Dataset entries:

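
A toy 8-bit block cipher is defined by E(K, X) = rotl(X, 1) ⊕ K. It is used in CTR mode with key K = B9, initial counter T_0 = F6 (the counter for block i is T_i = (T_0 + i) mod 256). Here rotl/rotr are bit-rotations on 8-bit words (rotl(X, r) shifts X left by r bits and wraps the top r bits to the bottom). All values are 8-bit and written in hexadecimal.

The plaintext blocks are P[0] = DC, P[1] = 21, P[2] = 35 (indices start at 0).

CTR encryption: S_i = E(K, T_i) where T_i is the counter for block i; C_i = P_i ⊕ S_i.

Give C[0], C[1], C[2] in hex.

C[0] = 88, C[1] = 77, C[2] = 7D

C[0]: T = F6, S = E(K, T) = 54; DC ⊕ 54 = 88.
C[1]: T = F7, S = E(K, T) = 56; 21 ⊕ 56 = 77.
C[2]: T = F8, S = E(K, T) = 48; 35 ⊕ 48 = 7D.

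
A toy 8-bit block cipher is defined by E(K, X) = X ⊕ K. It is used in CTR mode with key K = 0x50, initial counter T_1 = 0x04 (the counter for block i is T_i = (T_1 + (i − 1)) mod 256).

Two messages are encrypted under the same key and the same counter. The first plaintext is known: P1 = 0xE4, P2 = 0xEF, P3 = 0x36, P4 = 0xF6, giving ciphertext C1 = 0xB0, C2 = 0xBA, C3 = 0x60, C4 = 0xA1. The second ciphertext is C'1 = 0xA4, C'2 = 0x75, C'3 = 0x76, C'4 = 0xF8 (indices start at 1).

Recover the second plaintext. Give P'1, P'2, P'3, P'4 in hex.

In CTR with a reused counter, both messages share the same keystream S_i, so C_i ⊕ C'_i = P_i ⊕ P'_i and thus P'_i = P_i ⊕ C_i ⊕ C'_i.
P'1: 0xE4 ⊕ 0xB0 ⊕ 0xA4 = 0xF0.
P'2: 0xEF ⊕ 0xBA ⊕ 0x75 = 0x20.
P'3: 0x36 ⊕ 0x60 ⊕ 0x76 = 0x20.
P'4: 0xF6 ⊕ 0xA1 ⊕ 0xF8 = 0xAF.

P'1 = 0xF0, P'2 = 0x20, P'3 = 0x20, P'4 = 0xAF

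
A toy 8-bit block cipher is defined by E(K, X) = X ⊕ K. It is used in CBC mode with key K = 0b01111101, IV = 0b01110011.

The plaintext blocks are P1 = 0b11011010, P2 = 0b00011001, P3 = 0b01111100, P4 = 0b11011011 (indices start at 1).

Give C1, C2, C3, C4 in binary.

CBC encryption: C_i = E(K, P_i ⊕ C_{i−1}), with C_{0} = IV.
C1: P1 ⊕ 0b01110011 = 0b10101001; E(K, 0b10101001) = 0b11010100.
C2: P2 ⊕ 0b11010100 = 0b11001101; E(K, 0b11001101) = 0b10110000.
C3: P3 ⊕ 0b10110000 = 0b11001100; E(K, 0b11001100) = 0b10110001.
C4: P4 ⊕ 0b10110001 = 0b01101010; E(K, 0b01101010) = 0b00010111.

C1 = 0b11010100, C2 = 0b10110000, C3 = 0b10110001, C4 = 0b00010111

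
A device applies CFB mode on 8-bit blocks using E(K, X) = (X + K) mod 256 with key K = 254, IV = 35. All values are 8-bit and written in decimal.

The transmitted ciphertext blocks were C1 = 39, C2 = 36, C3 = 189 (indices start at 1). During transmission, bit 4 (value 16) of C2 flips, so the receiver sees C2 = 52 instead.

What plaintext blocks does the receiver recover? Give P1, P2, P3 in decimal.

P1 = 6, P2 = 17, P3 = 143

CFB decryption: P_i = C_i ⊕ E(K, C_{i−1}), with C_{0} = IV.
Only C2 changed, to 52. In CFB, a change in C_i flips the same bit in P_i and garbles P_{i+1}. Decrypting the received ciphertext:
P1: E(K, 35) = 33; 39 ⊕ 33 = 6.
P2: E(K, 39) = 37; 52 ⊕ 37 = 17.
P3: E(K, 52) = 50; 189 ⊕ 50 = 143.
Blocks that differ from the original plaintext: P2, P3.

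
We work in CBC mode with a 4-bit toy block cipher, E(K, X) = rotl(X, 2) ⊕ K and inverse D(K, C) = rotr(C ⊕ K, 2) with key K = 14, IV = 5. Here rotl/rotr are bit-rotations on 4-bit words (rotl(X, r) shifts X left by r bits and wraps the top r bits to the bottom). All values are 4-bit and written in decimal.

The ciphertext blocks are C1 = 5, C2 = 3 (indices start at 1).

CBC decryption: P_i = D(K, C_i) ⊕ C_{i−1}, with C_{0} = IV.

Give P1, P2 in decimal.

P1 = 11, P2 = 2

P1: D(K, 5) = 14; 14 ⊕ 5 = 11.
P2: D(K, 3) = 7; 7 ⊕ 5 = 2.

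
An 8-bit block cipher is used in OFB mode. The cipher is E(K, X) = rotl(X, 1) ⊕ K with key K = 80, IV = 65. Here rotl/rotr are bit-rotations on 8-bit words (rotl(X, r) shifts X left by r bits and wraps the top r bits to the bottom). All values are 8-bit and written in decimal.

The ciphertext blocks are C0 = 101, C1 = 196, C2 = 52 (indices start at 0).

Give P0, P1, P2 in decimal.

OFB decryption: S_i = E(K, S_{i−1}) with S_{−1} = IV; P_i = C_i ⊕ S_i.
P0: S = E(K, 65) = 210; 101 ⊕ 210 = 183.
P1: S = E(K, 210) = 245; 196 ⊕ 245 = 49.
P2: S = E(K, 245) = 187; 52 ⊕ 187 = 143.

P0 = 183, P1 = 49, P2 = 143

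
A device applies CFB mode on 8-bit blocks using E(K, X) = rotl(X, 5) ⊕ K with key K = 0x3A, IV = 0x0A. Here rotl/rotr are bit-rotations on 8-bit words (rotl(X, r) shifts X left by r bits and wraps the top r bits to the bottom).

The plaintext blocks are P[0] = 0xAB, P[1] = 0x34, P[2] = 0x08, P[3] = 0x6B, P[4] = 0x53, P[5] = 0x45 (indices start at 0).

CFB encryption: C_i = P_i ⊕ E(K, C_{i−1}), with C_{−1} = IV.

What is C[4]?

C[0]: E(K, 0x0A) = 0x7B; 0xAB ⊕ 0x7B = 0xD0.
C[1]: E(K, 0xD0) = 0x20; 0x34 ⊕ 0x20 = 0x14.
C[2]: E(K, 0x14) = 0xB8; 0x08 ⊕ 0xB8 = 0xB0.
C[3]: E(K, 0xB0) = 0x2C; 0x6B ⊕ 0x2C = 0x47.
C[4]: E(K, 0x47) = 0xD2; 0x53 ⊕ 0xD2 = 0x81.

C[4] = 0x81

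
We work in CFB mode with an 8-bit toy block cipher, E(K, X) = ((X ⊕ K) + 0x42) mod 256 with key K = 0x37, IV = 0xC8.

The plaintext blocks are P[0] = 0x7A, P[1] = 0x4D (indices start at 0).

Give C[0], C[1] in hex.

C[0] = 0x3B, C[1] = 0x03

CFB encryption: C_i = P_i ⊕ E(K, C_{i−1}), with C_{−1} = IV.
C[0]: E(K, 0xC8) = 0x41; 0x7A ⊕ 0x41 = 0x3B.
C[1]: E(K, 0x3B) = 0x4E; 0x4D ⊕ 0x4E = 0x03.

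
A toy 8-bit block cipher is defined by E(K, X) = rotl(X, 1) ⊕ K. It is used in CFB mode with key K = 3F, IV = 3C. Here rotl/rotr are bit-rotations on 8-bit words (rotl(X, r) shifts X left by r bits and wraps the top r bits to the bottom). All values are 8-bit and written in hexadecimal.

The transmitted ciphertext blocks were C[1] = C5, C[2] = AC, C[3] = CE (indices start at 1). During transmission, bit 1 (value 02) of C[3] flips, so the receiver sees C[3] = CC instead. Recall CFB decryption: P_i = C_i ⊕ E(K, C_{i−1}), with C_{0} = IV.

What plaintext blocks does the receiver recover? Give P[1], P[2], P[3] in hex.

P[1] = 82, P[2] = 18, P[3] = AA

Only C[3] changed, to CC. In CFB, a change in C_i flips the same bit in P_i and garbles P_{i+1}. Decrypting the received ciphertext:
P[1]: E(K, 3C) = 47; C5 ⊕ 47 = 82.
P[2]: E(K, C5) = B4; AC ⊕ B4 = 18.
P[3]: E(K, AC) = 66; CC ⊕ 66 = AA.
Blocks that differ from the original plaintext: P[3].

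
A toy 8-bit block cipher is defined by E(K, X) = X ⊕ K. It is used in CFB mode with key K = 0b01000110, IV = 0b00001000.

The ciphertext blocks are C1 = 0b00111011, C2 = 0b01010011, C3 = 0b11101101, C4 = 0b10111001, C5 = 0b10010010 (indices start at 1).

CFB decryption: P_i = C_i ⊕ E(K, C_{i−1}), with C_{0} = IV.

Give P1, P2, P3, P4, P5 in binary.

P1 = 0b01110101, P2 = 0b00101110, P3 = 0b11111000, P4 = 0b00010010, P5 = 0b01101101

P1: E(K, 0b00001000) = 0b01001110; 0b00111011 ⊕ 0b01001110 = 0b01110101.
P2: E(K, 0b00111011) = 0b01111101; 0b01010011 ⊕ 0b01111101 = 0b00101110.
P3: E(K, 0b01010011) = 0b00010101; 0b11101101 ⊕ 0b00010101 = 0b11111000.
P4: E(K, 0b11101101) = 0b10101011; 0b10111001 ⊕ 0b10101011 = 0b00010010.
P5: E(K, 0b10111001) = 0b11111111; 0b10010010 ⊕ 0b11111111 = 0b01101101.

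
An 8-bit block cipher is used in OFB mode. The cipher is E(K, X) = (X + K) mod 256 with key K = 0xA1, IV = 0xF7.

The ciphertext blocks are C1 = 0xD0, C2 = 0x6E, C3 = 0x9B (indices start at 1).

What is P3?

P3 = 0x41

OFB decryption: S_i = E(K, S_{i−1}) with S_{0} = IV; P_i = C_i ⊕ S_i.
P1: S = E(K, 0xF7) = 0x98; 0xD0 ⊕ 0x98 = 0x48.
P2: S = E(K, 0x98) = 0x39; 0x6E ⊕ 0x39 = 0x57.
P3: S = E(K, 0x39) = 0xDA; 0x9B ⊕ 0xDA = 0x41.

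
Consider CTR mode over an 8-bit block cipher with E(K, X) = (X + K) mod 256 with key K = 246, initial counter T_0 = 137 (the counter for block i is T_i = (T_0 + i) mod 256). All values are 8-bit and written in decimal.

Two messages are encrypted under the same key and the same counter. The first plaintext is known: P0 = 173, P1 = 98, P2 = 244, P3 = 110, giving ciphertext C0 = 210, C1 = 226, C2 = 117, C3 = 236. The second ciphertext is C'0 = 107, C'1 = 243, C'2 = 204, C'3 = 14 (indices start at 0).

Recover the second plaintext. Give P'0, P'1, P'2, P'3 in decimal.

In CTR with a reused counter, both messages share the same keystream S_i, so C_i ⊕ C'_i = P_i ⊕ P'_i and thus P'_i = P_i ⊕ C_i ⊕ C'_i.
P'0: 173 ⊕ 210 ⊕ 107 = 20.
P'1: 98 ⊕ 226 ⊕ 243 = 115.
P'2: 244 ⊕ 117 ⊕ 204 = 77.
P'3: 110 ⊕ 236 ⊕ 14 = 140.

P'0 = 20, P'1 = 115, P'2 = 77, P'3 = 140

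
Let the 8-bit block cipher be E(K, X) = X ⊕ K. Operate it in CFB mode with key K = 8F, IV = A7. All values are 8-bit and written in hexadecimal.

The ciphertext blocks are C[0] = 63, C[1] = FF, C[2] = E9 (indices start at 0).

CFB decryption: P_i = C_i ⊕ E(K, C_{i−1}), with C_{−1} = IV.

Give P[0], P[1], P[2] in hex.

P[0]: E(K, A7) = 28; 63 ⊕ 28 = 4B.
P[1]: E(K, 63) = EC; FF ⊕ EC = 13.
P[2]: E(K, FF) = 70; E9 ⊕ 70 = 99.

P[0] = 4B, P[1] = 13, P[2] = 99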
--
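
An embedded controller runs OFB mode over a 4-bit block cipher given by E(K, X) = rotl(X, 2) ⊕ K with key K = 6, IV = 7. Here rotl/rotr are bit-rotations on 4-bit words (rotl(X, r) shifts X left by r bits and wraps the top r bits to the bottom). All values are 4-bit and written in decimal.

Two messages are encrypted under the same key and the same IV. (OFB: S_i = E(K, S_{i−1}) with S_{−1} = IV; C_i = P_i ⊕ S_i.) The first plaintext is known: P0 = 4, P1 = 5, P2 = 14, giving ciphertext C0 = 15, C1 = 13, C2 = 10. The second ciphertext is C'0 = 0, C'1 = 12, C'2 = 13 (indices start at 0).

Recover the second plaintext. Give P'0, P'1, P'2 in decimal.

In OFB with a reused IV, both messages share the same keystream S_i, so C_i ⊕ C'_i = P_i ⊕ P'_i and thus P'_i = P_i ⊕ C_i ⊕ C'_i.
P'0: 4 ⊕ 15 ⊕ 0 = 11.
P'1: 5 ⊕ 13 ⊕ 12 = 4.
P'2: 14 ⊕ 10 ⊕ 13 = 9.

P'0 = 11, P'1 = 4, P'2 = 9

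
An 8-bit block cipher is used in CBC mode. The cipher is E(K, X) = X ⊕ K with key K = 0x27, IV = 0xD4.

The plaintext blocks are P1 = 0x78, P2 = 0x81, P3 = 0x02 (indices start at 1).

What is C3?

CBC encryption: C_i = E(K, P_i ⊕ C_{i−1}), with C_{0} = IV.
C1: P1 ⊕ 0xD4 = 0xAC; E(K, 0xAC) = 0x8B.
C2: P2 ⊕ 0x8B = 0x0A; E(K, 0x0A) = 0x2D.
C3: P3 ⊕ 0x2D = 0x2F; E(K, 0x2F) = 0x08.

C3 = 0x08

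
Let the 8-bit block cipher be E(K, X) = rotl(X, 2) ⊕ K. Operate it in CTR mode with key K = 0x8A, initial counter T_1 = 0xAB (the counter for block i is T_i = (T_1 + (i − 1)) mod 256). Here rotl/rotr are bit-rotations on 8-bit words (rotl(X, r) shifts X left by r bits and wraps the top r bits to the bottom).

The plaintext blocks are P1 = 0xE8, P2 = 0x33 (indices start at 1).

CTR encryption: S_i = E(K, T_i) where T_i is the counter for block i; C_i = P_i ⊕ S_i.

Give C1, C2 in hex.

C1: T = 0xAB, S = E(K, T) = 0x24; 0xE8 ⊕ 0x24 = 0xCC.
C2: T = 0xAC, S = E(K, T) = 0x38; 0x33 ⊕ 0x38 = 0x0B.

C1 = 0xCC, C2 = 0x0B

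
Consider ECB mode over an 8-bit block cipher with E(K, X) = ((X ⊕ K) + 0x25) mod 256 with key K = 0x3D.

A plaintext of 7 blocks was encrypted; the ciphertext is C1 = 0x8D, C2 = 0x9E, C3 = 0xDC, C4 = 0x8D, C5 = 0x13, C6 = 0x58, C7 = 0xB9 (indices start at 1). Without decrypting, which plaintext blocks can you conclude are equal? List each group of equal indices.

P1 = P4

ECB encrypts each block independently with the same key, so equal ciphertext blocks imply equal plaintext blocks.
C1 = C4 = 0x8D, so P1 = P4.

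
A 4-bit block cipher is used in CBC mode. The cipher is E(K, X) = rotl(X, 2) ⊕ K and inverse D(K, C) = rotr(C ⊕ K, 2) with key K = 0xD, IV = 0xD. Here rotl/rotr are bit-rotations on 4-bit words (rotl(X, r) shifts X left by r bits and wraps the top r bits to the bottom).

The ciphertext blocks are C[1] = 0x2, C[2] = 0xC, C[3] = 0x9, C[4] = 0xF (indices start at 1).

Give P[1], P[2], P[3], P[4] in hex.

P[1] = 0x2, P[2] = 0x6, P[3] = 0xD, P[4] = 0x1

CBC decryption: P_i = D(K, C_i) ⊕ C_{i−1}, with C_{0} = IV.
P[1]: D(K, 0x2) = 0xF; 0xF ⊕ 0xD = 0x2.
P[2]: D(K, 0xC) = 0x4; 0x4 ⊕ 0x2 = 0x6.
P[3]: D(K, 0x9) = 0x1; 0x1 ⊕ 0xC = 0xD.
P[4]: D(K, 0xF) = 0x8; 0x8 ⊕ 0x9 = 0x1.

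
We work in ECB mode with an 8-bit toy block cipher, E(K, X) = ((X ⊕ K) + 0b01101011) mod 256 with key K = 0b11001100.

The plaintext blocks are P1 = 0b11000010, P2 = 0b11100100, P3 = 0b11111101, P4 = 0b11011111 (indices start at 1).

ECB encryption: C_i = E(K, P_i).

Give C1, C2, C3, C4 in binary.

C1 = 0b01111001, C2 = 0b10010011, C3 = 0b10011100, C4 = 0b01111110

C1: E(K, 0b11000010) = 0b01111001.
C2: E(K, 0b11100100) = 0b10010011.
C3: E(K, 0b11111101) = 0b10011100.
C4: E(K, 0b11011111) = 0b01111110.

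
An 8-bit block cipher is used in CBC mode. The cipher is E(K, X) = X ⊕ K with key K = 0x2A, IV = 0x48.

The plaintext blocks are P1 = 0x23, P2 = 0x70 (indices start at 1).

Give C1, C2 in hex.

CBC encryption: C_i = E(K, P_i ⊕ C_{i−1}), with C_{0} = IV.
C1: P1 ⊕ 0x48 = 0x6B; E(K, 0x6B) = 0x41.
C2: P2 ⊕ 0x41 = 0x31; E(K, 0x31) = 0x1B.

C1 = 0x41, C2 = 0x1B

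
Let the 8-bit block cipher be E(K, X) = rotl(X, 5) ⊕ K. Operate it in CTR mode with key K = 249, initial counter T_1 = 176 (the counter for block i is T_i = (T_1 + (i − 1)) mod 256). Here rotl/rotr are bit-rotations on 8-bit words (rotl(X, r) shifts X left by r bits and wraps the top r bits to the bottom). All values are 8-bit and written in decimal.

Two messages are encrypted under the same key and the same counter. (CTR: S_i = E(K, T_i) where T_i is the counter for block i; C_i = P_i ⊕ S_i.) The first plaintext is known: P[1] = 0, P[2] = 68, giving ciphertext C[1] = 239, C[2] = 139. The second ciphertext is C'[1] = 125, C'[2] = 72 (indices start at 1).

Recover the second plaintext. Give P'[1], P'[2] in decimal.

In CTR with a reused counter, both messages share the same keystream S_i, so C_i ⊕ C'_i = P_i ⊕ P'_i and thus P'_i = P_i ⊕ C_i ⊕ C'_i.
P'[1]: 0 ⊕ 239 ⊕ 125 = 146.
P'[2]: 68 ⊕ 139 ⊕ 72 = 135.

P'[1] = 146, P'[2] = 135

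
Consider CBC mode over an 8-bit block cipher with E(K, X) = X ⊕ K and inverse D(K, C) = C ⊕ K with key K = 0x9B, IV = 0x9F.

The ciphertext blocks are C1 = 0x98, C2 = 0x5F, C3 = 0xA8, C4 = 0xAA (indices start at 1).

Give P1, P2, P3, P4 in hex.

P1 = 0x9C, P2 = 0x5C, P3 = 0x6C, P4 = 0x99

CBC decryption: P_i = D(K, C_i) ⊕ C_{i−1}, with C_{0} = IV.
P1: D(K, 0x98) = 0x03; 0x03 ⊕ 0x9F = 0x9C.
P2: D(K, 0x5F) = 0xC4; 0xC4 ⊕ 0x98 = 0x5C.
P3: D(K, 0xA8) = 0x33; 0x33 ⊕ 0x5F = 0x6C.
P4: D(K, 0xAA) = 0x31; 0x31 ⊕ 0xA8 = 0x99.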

• **Problem to work on**:
Which lines in the data hold the string "were"? Copy each of them.

• **Response area**:
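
The transmitted ciphertext blocks were C1 = 39, C2 = 36, C3 = 189 (indices start at 1). During transmission, bit 4 (value 16) of C2 flips, so the receiver sees C2 = 52 instead.
The transmitted ciphertext blocks were C[1] = C5, C[2] = AC, C[3] = CE (indices start at 1). During transmission, bit 1 (value 02) of C[3] flips, so the receiver sees C[3] = CC instead. Recall CFB decryption: P_i = C_i ⊕ E(K, C_{i−1}), with C_{0} = IV.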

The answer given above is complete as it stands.